» Action item
Starting at the first line of the data below, repeat each line word for word up to and including the line with "- #2 brake failed".

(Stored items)
◇ ◇ ◇ ◇ ◇ ◇ ◇

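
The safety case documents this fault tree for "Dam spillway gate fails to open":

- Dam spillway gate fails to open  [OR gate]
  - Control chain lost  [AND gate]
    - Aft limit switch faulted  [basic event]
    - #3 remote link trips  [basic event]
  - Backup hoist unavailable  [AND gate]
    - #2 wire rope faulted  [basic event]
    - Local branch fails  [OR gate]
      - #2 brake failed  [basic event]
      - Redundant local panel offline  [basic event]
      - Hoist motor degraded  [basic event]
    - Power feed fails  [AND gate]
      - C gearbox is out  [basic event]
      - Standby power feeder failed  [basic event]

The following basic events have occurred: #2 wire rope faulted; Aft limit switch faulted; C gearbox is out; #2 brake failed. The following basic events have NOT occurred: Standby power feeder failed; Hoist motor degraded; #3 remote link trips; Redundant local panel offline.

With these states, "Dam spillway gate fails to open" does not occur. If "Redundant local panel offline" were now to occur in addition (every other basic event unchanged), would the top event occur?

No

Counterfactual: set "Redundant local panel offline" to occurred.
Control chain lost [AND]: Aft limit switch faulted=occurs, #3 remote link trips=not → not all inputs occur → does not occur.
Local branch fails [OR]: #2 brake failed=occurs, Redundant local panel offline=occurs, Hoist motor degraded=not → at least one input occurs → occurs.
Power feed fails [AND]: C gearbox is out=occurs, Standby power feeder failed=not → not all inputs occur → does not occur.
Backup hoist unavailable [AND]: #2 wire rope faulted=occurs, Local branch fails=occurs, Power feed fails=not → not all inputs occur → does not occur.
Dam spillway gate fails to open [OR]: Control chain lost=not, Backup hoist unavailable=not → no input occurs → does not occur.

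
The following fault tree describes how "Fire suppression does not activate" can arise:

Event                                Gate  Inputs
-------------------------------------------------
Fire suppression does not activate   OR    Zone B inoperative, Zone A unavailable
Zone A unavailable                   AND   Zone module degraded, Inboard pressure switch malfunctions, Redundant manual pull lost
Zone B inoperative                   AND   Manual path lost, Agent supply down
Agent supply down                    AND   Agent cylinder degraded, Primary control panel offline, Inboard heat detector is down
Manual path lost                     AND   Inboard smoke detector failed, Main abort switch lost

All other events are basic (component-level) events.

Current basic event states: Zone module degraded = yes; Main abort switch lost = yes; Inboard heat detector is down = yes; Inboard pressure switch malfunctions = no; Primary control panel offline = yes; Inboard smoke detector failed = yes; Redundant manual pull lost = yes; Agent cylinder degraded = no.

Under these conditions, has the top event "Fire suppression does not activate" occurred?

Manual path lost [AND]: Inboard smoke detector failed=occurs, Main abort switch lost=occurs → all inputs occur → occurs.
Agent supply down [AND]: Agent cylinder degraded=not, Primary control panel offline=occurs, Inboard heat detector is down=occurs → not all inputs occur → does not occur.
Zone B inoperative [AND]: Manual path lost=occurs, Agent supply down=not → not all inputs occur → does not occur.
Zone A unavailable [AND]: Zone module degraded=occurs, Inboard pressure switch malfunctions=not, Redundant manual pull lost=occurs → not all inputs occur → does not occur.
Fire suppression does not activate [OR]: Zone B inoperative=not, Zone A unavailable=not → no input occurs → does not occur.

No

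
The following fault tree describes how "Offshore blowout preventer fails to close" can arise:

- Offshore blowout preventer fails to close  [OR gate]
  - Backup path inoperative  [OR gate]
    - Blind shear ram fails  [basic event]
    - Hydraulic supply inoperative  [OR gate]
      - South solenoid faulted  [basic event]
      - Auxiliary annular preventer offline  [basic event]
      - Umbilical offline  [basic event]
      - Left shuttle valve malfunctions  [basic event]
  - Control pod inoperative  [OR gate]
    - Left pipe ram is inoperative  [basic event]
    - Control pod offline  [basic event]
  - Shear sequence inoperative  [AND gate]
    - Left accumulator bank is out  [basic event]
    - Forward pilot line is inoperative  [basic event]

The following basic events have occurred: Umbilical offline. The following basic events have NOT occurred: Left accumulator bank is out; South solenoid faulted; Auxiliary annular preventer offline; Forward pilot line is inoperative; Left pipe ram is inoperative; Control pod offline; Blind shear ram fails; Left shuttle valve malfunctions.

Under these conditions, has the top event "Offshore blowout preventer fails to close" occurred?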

◇ ◇ ◇ ◇ ◇ ◇ ◇

» Answer area
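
The safety case documents this fault tree for "Dam spillway gate fails to open":

- Dam spillway gate fails to open  [OR gate]
  - Control chain lost  [AND gate]
    - Aft limit switch faulted  [basic event]
    - #3 remote link trips  [basic event]
  - Backup hoist unavailable  [AND gate]
    - #2 wire rope faulted  [basic event]
    - Local branch fails  [OR gate]
      - #2 brake failed  [basic event]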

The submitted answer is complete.